Data records: Begin

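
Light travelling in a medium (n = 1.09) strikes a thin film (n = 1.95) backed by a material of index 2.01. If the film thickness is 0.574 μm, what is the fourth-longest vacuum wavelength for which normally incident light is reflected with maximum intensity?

Ray reflecting at the top interface goes from n = 1.09 toward n = 1.95: a half-wave phase shift.
At the lower boundary (n = 1.95 to n = 2.01) the reflected ray undergoes a half-wave phase shift.
Zero or two π shifts → no net half-wave offset.
For bright reflection here: 2 n t = m λ.
λ = 2 n t / m. The fourth-longest wavelength is m = 4: λ = 2 × 1.95 × 574 / 4.00 = 560 nm.

560 nm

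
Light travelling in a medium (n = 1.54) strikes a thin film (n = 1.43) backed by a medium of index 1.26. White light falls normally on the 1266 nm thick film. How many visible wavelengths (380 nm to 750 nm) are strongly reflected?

5

Ray reflecting at the top interface goes from n = 1.54 toward n = 1.43: no phase shift.
Ray reflecting at the bottom interface goes from n = 1.43 toward n = 1.26: no phase shift.
Zero or two π shifts → no net half-wave offset.
So the condition for constructive reflection is 2 n t = m λ.
λ = 2 n t / m = 3621 / m nm.
m=4: 905 nm (IR); m=5: 724 nm (visible); m=6: 603 nm (visible); m=7: 517 nm (visible); m=8: 453 nm (visible); m=9: 402 nm (visible); m=10: 362 nm (UV).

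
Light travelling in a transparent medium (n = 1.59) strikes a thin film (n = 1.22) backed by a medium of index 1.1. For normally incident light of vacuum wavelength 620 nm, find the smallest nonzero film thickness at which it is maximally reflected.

254 nm

At the upper boundary (n = 1.59 to n = 1.22) the reflected ray undergoes no phase shift.
At the lower boundary (n = 1.22 to n = 1.1) the reflected ray undergoes no phase shift.
Zero or two π shifts → no net half-wave offset.
With no net inversion, constructive interference in reflection requires 2 n t = m λ.
Minimum nonzero at m = 1: t = λ / (2 n) = 620 / (2 × 1.22) = 254 nm.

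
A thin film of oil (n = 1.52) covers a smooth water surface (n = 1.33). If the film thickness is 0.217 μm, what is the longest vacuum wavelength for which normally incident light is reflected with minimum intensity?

Ray reflecting at the top interface goes from n = 1.0 toward n = 1.52: a half-wave phase shift.
At the lower boundary (n = 1.52 to n = 1.33) the reflected ray undergoes no phase shift.
Net: one phase inversion between the two reflected rays.
For dark reflection here: 2 n t = m λ.
λ = 2 n t / m. The longest wavelength is m = 1: λ = 2 × 1.52 × 217 / 1.00 = 660 nm.

660 nm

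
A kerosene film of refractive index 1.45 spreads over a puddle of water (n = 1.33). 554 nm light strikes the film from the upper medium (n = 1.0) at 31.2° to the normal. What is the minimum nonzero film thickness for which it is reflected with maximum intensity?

102 nm

Top surface (1.0 → 1.45): reflection off a higher-index medium gives a half-wave phase shift.
Ray reflecting at the bottom interface goes from n = 1.45 toward n = 1.33: no phase shift.
Exactly one π shift → a net half-wave offset.
So the condition for constructive reflection is 2 n t cos θ_r = (m + ½) λ.
Snell's law: 1.0 sin 31.2° = 1.45 sin θ_r → sin θ_r = 0.357, cos θ_r = 0.934.
Minimum at m = 0: t = λ / (4 n cos θ_r) = 554 / (4 × 1.45 × 0.934) = 102 nm.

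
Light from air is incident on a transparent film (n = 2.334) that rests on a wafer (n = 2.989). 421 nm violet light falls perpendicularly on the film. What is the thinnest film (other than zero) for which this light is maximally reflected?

Top surface (1.0 → 2.334): reflection off a higher-index medium gives a half-wave phase shift.
Bottom surface (2.334 → 2.989): reflection off a higher-index medium gives a half-wave phase shift.
The two reflections carry the same phase change, so no net offset.
With no net inversion, constructive interference in reflection requires 2 n t = m λ.
Minimum nonzero at m = 1: t = λ / (2 n) = 421 / (2 × 2.334) = 90.2 nm.

90.2 nm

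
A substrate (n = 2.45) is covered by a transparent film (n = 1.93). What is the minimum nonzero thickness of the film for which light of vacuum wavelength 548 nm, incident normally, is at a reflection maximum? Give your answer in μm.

Top surface (1.0 → 1.93): reflection off a higher-index medium gives a half-wave phase shift.
At the lower boundary (n = 1.93 to n = 2.45) the reflected ray undergoes a half-wave phase shift.
The two reflections carry the same phase change, so no net offset.
For maximum reflection here: 2 n t = m λ.
Minimum nonzero at m = 1: t = λ / (2 n) = 548 / (2 × 1.93) = 142 nm.

0.142 μm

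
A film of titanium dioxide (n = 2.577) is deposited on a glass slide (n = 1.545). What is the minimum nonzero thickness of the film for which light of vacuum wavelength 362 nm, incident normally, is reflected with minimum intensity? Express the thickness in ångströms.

At the upper boundary (n = 1.0 to n = 2.577) the reflected ray undergoes a half-wave phase shift.
At the lower boundary (n = 2.577 to n = 1.545) the reflected ray undergoes no phase shift.
Exactly one π shift → a net half-wave offset.
So the condition for destructive reflection is 2 n t = m λ.
Minimum nonzero at m = 1: t = λ / (2 n) = 362 / (2 × 2.577) = 70.2 nm.

702 Å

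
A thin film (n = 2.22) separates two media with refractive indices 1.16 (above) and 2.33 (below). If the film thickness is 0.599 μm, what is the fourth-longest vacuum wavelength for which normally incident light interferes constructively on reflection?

Top surface (1.16 → 2.22): reflection off a higher-index medium gives a half-wave phase shift.
Bottom surface (2.22 → 2.33): reflection off a higher-index medium gives a half-wave phase shift.
Zero or two π shifts → no net half-wave offset.
For bright reflection here: 2 n t = m λ.
λ = 2 n t / m. The fourth-longest wavelength is m = 4: λ = 2 × 2.22 × 599 / 4.00 = 665 nm.

665 nm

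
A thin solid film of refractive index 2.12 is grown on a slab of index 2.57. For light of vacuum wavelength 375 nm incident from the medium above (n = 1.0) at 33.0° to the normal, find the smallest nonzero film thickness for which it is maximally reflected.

91.5 nm

Ray reflecting at the top interface goes from n = 1.0 toward n = 2.12: a half-wave phase shift.
Ray reflecting at the bottom interface goes from n = 2.12 toward n = 2.57: a half-wave phase shift.
Zero or two π shifts → no net half-wave offset.
So the condition for constructive reflection is 2 n t cos θ_r = m λ.
Snell's law: 1.0 sin 33.0° = 2.12 sin θ_r → sin θ_r = 0.257, cos θ_r = 0.966.
Minimum nonzero at m = 1: t = λ / (2 n cos θ_r) = 375 / (2 × 2.12 × 0.966) = 91.5 nm.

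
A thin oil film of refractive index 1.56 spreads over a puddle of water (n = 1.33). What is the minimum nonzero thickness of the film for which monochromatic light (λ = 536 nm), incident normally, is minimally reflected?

172 nm

Top surface (1.0 → 1.56): reflection off a higher-index medium gives a half-wave phase shift.
Bottom surface (1.56 → 1.33): reflection off a lower-index medium gives no phase shift.
Exactly one π shift → a net half-wave offset.
With one net inversion, destructive interference in reflection requires 2 n t = m λ.
Minimum nonzero at m = 1: t = λ / (2 n) = 536 / (2 × 1.56) = 172 nm.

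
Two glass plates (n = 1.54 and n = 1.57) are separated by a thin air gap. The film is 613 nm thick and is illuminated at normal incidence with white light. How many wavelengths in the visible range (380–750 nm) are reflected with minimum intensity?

Ray reflecting at the top interface goes from n = 1.54 toward n = 1.0: no phase shift.
Ray reflecting at the bottom interface goes from n = 1.0 toward n = 1.57: a half-wave phase shift.
Net: one phase inversion between the two reflected rays.
For dark reflection here: 2 n t = m λ.
λ = 2 n t / m = 1226 / m nm.
m=1: 1226 nm (IR); m=2: 613 nm (visible); m=3: 409 nm (visible); m=4: 307 nm (UV).

2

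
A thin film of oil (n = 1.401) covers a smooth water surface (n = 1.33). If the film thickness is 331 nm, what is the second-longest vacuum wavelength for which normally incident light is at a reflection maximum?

Top surface (1.0 → 1.401): reflection off a higher-index medium gives a half-wave phase shift.
At the lower boundary (n = 1.401 to n = 1.33) the reflected ray undergoes no phase shift.
Net: one phase inversion between the two reflected rays.
For bright reflection here: 2 n t = (m + ½) λ.
λ = 2 n t / (m + ½). The second-longest wavelength is m = 1: λ = 2 × 1.401 × 331 / 1.50 = 618 nm.

618 nm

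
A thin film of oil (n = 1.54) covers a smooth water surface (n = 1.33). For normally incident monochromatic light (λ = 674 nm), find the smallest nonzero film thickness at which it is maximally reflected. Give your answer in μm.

0.109 μm

Top surface (1.0 → 1.54): reflection off a higher-index medium gives a half-wave phase shift.
Ray reflecting at the bottom interface goes from n = 1.54 toward n = 1.33: no phase shift.
Net: one phase inversion between the two reflected rays.
With one net inversion, constructive interference in reflection requires 2 n t = (m + ½) λ.
Minimum at m = 0: t = λ / (4 n) = 674 / (4 × 1.54) = 109 nm.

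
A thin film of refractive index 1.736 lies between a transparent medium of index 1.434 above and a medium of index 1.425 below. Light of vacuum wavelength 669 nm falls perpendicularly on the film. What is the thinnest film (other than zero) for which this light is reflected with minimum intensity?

Top surface (1.434 → 1.736): reflection off a higher-index medium gives a half-wave phase shift.
Ray reflecting at the bottom interface goes from n = 1.736 toward n = 1.425: no phase shift.
Net: one phase inversion between the two reflected rays.
So the condition for destructive reflection is 2 n t = m λ.
Minimum nonzero at m = 1: t = λ / (2 n) = 669 / (2 × 1.736) = 193 nm.

193 nm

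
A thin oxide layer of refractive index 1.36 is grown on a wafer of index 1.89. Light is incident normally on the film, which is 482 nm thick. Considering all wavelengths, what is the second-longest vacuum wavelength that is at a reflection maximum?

656 nm

Ray reflecting at the top interface goes from n = 1.0 toward n = 1.36: a half-wave phase shift.
Ray reflecting at the bottom interface goes from n = 1.36 toward n = 1.89: a half-wave phase shift.
The two reflections carry the same phase change, so no net offset.
With no net inversion, constructive interference in reflection requires 2 n t = m λ.
λ = 2 n t / m. The second-longest wavelength is m = 2: λ = 2 × 1.36 × 482 / 2.00 = 656 nm.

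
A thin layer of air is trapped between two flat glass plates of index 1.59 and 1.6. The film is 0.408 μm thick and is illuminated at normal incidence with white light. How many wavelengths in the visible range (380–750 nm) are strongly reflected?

Top surface (1.59 → 1.0): reflection off a lower-index medium gives no phase shift.
At the lower boundary (n = 1.0 to n = 1.6) the reflected ray undergoes a half-wave phase shift.
Exactly one π shift → a net half-wave offset.
With one net inversion, constructive interference in reflection requires 2 n t = (m + ½) λ.
λ = 2 n t / (m + ½) = 816 / (m + ½) nm.
m=0: 1632 nm (IR); m=1: 544 nm (visible); m=2: 326 nm (UV).

1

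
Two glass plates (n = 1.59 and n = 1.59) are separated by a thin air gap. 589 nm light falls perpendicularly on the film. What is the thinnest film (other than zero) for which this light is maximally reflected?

Ray reflecting at the top interface goes from n = 1.59 toward n = 1.0: no phase shift.
Ray reflecting at the bottom interface goes from n = 1.0 toward n = 1.59: a half-wave phase shift.
The two reflections differ by half a wavelength.
For maximum reflection here: 2 n t = (m + ½) λ.
Minimum at m = 0: t = λ / (4 n) = 589 / (4 × 1.0) = 147 nm.

147 nm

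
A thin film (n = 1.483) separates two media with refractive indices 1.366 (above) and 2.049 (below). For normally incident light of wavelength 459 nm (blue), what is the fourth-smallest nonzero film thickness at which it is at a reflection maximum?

619 nm

Top surface (1.366 → 1.483): reflection off a higher-index medium gives a half-wave phase shift.
Bottom surface (1.483 → 2.049): reflection off a higher-index medium gives a half-wave phase shift.
The two reflections carry the same phase change, so no net offset.
For strong reflection here: 2 n t = m λ.
The fourth-smallest nonzero thickness corresponds to m = 4: t = m λ / (2 n) = 4.00 × 459 / (2 × 1.483) = 619 nm.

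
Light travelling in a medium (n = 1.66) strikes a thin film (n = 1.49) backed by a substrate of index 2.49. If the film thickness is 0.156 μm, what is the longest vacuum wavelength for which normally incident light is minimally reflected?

465 nm

Ray reflecting at the top interface goes from n = 1.66 toward n = 1.49: no phase shift.
Bottom surface (1.49 → 2.49): reflection off a higher-index medium gives a half-wave phase shift.
Exactly one π shift → a net half-wave offset.
With one net inversion, destructive interference in reflection requires 2 n t = m λ.
λ = 2 n t / m. The longest wavelength is m = 1: λ = 2 × 1.49 × 156 / 1.00 = 465 nm.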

Data records: End

Instructions to follow> Starting at the line with "Two glass plates (n = 1.59", copy every line down to the last one above, exactly as written and with nothing else.

Solution>
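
Two glass plates (n = 1.59 and n = 1.59) are separated by a thin air gap. 589 nm light falls perpendicularly on the film. What is the thinnest film (other than zero) for which this light is maximally reflected?

Ray reflecting at the top interface goes from n = 1.59 toward n = 1.0: no phase shift.
Ray reflecting at the bottom interface goes from n = 1.0 toward n = 1.59: a half-wave phase shift.
The two reflections differ by half a wavelength.
For maximum reflection here: 2 n t = (m + ½) λ.
Minimum at m = 0: t = λ / (4 n) = 589 / (4 × 1.0) = 147 nm.

147 nm

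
A thin film (n = 1.483) separates two media with refractive indices 1.366 (above) and 2.049 (below). For normally incident light of wavelength 459 nm (blue), what is the fourth-smallest nonzero film thickness at which it is at a reflection maximum?

619 nm

Top surface (1.366 → 1.483): reflection off a higher-index medium gives a half-wave phase shift.
Bottom surface (1.483 → 2.049): reflection off a higher-index medium gives a half-wave phase shift.
The two reflections carry the same phase change, so no net offset.
For strong reflection here: 2 n t = m λ.
The fourth-smallest nonzero thickness corresponds to m = 4: t = m λ / (2 n) = 4.00 × 459 / (2 × 1.483) = 619 nm.

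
Light travelling in a medium (n = 1.66) strikes a thin film (n = 1.49) backed by a substrate of index 2.49. If the film thickness is 0.156 μm, what is the longest vacuum wavelength for which normally incident light is minimally reflected?

465 nm

Ray reflecting at the top interface goes from n = 1.66 toward n = 1.49: no phase shift.
Bottom surface (1.49 → 2.49): reflection off a higher-index medium gives a half-wave phase shift.
Exactly one π shift → a net half-wave offset.
With one net inversion, destructive interference in reflection requires 2 n t = m λ.
λ = 2 n t / m. The longest wavelength is m = 1: λ = 2 × 1.49 × 156 / 1.00 = 465 nm.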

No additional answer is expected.